■ Work item:
Copy the listing out exactly as shown.

■ Record set:
= Beginning of Section =

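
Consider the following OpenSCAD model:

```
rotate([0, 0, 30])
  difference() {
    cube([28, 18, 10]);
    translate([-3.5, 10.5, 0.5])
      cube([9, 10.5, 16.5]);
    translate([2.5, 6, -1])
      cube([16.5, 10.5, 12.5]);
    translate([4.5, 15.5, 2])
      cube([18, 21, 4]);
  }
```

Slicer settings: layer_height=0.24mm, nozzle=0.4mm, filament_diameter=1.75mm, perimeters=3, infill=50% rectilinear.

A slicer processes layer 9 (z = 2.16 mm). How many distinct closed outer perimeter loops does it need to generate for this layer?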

= End of Section =

■ Written response:
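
Consider the following OpenSCAD model:

```
rotate([0, 0, 30])
  difference() {
    cube([28, 18, 10]);
    translate([-3.5, 10.5, 0.5])
      cube([9, 10.5, 16.5]);
    translate([2.5, 6, -1])
      cube([16.5, 10.5, 12.5]);
    translate([4.5, 15.5, 2])
      cube([18, 21, 4]);
  }
```

Slicer settings: layer_height=0.24mm, nozzle=0.4mm, filament_diameter=1.75mm, perimeters=3, infill=50% rectilinear.

A slicer processes layer 9 (z = 2.16 mm). How many distinct closed outer perimeter loops does it need to generate for this layer?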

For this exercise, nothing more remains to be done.